• [Work to complete] Among the entries below, how many lines have the string "where" in them? Only the number should be given.

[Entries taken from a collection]
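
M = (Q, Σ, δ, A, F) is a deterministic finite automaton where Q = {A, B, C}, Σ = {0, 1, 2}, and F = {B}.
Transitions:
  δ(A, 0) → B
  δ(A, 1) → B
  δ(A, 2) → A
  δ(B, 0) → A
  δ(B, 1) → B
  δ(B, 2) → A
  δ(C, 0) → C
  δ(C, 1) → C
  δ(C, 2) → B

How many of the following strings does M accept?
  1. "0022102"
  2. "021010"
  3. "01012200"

0

"0022102": rejected
"021010": rejected
"01012200": rejected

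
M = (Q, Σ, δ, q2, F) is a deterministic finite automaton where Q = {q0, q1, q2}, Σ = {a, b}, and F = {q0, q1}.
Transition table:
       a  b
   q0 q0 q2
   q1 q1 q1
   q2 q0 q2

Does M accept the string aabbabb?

rejected

q2 --a--> q0
q0 --a--> q0
q0 --b--> q2
q2 --b--> q2
q2 --a--> q0
q0 --b--> q2
q2 --b--> q2
End in state q2, which is not an accepting state.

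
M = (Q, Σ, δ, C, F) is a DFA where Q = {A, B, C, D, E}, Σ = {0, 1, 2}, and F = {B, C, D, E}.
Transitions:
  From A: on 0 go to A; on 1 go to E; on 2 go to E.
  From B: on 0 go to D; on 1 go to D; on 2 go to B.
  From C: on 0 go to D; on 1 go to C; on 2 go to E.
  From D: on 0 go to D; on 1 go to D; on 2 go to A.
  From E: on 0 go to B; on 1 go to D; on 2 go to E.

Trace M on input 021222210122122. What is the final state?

E

C --0--> D
D --2--> A
A --1--> E
E --2--> E
E --2--> E
E --2--> E
E --2--> E
E --1--> D
D --0--> D
D --1--> D
D --2--> A
A --2--> E
E --1--> D
D --2--> A
A --2--> E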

• [Response to the task] 3